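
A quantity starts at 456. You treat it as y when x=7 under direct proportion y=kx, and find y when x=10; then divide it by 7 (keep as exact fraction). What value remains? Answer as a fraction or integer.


Start with 456.
Step 1: Direct prop: k = (456)/7; new y = k*10 = 456*10/7 = 4560/7
Step 2: Divide by 7: 4560/7 / 7 = 4560/49
Final result = 4560/49

4560/49


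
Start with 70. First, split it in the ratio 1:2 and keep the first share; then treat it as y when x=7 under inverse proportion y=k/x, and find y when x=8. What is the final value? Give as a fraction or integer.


Start with 70.
Step 1: Split 1:2, first share = 70 * 1/3 = 70/3
Step 2: Inverse prop: k = (70/3)*7; new y = k/8 = 70/3*7/8 = 245/12
Final result = 245/12

245/12


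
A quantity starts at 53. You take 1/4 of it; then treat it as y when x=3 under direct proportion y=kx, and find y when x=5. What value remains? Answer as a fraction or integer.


Start with 53.
Step 1: Take 1/4: 53 * 1/4 = 53/4
Step 2: Direct prop: k = (53/4)/3; new y = k*5 = 53/4*5/3 = 265/12
Final result = 265/12

265/12


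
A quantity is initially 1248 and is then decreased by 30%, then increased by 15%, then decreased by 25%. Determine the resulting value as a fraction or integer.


Start: 1248
Step 1: decrease by 30% => multiply by 70/100
  1248 * 70/100 = 4368/5
Step 2: increase by 15% => multiply by 115/100
  4368/5 * 115/100 = 25116/25
Step 3: decrease by 25% => multiply by 75/100
  25116/25 * 75/100 = 18837/25
Final value = 18837/25

18837/25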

Task brief:
For this exercise, give the entries above again with no difference at all.

Answer:
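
A quantity starts at 456. You treat it as y when x=7 under direct proportion y=kx, and find y when x=10; then divide it by 7 (keep as exact fraction). What value remains? Answer as a fraction or integer.


Start with 456.
Step 1: Direct prop: k = (456)/7; new y = k*10 = 456*10/7 = 4560/7
Step 2: Divide by 7: 4560/7 / 7 = 4560/49
Final result = 4560/49

4560/49


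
Start with 70. First, split it in the ratio 1:2 and keep the first share; then treat it as y when x=7 under inverse proportion y=k/x, and find y when x=8. What is the final value? Give as a fraction or integer.


Start with 70.
Step 1: Split 1:2, first share = 70 * 1/3 = 70/3
Step 2: Inverse prop: k = (70/3)*7; new y = k/8 = 70/3*7/8 = 245/12
Final result = 245/12

245/12


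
A quantity starts at 53. You take 1/4 of it; then treat it as y when x=3 under direct proportion y=kx, and find y when x=5. What value remains? Answer as a fraction or integer.


Start with 53.
Step 1: Take 1/4: 53 * 1/4 = 53/4
Step 2: Direct prop: k = (53/4)/3; new y = k*5 = 53/4*5/3 = 265/12
Final result = 265/12

265/12


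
A quantity is initially 1248 and is then decreased by 30%, then increased by 15%, then decreased by 25%. Determine the resulting value as a fraction or integer.


Start: 1248
Step 1: decrease by 30% => multiply by 70/100
  1248 * 70/100 = 4368/5
Step 2: increase by 15% => multiply by 115/100
  4368/5 * 115/100 = 25116/25
Step 3: decrease by 25% => multiply by 75/100
  25116/25 * 75/100 = 18837/25
Final value = 18837/25

18837/25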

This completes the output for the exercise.